[[ Data to process, beginning ]]
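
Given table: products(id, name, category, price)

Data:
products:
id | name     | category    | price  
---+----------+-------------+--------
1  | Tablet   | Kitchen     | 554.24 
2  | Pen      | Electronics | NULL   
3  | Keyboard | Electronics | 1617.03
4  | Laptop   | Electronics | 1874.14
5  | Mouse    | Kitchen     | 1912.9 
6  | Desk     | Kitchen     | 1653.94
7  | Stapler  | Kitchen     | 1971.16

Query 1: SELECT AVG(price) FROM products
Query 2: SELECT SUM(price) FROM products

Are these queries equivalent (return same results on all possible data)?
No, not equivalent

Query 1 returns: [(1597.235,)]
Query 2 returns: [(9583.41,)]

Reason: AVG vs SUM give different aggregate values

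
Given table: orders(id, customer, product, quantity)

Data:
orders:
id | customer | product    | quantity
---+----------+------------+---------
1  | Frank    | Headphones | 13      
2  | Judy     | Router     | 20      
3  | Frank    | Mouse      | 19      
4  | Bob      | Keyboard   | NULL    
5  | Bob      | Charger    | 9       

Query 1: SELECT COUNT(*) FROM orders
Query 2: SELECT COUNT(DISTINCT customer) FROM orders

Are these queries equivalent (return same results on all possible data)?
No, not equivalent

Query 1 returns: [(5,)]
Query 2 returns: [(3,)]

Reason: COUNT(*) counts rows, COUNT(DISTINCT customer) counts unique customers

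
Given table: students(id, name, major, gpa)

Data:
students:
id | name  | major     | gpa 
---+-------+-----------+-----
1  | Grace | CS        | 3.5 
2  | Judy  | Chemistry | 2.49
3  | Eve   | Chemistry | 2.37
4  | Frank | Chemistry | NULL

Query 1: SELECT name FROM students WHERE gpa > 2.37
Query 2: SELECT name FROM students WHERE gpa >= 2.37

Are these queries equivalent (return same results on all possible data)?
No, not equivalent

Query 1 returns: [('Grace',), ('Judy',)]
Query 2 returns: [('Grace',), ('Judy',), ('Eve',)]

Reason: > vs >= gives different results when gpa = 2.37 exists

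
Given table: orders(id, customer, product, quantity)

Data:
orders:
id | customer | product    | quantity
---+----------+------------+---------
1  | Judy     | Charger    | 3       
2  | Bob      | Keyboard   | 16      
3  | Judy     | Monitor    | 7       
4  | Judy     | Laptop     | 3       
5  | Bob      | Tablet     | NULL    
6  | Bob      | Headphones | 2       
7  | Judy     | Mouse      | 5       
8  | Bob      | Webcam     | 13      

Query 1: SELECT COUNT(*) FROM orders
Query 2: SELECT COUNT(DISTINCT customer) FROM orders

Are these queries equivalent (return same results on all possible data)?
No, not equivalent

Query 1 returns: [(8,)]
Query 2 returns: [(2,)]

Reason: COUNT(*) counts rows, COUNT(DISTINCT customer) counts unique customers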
[[ Data to process, end ]]
[[ Data to process, beginning ]]
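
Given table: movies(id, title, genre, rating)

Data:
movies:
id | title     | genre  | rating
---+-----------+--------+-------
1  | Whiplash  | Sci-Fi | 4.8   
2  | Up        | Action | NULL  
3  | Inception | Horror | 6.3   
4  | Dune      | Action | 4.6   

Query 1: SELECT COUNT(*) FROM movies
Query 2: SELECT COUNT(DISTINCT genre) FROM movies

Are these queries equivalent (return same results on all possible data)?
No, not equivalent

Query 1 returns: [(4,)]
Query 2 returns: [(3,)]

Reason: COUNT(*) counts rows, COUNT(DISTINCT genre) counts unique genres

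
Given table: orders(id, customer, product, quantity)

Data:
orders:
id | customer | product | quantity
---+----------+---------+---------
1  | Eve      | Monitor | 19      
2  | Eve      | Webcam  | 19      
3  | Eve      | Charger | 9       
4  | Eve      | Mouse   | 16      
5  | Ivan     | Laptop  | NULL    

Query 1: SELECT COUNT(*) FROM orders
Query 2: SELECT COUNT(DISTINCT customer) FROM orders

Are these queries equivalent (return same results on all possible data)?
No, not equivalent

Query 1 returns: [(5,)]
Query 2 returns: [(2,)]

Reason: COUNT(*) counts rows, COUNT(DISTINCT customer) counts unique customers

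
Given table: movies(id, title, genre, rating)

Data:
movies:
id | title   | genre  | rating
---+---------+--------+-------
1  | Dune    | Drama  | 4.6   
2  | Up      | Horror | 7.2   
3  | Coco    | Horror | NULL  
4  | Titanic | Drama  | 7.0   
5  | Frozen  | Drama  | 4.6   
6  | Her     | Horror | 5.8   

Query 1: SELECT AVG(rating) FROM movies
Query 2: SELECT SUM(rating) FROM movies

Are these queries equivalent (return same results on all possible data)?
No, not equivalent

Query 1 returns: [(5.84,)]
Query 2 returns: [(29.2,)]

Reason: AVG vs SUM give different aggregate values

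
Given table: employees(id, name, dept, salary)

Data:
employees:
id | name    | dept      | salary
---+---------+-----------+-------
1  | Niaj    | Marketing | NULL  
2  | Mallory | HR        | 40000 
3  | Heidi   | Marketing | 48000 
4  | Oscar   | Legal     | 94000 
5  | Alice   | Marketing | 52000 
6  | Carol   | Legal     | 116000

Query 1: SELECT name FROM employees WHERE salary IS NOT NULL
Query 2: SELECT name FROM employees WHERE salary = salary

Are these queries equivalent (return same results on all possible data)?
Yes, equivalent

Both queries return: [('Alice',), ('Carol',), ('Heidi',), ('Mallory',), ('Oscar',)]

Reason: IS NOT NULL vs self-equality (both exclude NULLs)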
[[ Data to process, end ]]
[[ Data to process, beginning ]]
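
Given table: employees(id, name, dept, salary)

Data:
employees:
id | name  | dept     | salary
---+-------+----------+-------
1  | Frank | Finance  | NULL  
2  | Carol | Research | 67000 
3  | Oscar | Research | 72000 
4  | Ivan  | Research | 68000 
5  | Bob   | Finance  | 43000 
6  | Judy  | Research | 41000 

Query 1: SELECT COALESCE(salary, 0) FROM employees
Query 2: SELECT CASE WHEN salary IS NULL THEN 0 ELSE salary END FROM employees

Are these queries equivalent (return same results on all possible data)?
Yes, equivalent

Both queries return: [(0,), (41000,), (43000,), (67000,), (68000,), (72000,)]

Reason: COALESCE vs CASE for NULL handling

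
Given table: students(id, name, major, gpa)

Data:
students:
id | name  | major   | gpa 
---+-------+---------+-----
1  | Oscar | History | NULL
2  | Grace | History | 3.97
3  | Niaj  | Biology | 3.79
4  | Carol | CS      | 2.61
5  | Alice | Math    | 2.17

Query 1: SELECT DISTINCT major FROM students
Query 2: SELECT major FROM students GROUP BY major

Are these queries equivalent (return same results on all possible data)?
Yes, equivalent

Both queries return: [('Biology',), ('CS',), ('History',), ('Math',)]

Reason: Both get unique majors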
[[ Data to process, end ]]
Work order:
In the entries above, find the line with "Given table: products(id, name, category, price)" and the line with "Query 1: SELECT AVG(price) FROM products", then restate word for word both of them and every line between, with nothing more.

Written answer:
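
Given table: products(id, name, category, price)

Data:
products:
id | name     | category    | price  
---+----------+-------------+--------
1  | Tablet   | Kitchen     | 554.24 
2  | Pen      | Electronics | NULL   
3  | Keyboard | Electronics | 1617.03
4  | Laptop   | Electronics | 1874.14
5  | Mouse    | Kitchen     | 1912.9 
6  | Desk     | Kitchen     | 1653.94
7  | Stapler  | Kitchen     | 1971.16

Query 1: SELECT AVG(price) FROM products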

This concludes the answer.